- **DATA TO USE**
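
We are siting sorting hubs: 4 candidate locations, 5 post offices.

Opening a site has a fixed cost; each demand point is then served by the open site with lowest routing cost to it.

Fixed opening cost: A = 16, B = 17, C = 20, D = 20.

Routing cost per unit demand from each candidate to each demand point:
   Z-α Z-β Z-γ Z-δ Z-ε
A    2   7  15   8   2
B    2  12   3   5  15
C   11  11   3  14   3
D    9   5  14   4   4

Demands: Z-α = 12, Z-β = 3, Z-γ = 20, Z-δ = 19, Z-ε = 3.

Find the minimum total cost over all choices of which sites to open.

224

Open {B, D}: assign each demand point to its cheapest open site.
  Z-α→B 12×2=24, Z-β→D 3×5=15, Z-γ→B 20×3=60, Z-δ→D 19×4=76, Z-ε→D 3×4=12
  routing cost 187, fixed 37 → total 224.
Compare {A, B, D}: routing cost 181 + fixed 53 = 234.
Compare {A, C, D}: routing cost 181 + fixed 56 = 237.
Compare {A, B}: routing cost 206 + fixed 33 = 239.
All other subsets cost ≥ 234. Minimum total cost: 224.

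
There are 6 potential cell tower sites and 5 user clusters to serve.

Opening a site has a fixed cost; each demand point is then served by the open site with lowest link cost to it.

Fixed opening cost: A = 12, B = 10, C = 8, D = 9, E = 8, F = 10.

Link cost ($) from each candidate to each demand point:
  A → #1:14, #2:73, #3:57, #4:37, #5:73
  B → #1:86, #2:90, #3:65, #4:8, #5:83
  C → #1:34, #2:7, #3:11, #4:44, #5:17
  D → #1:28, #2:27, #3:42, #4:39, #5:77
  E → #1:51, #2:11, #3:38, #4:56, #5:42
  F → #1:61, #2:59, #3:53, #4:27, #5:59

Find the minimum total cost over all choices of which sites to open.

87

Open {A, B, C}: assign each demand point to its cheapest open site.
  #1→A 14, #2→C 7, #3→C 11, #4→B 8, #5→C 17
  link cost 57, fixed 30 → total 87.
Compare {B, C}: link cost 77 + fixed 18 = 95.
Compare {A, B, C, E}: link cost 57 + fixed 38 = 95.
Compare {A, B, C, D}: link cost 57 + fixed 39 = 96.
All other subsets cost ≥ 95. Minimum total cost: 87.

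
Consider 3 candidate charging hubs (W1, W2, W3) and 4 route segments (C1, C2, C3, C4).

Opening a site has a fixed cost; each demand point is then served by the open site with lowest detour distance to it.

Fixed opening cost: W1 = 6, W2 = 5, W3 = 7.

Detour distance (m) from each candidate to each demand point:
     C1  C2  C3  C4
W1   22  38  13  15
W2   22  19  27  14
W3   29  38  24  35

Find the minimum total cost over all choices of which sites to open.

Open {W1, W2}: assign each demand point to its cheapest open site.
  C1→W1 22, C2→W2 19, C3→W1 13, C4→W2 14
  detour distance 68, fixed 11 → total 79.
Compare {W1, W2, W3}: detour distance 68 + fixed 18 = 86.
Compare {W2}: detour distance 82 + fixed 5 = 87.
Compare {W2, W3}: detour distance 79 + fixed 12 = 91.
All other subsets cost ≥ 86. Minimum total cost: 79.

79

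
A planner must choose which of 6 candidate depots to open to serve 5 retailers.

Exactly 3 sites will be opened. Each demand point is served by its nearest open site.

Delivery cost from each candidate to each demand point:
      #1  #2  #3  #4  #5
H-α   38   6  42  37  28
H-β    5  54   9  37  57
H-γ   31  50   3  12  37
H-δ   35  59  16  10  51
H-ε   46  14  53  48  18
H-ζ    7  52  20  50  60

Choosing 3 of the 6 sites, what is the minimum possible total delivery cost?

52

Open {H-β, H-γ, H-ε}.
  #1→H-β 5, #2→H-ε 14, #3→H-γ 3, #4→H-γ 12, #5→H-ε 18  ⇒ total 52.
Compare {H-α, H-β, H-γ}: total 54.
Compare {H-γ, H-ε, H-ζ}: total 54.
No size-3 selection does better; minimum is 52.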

- **HOW TO COMPLETE THIS TASK**
Throughout the material above, find lines holding the word "with", then copy them.

- **TASK RESPONSE**
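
Opening a site has a fixed cost; each demand point is then served by the open site with lowest routing cost to it.
Opening a site has a fixed cost; each demand point is then served by the open site with lowest link cost to it.
Opening a site has a fixed cost; each demand point is then served by the open site with lowest detour distance to it.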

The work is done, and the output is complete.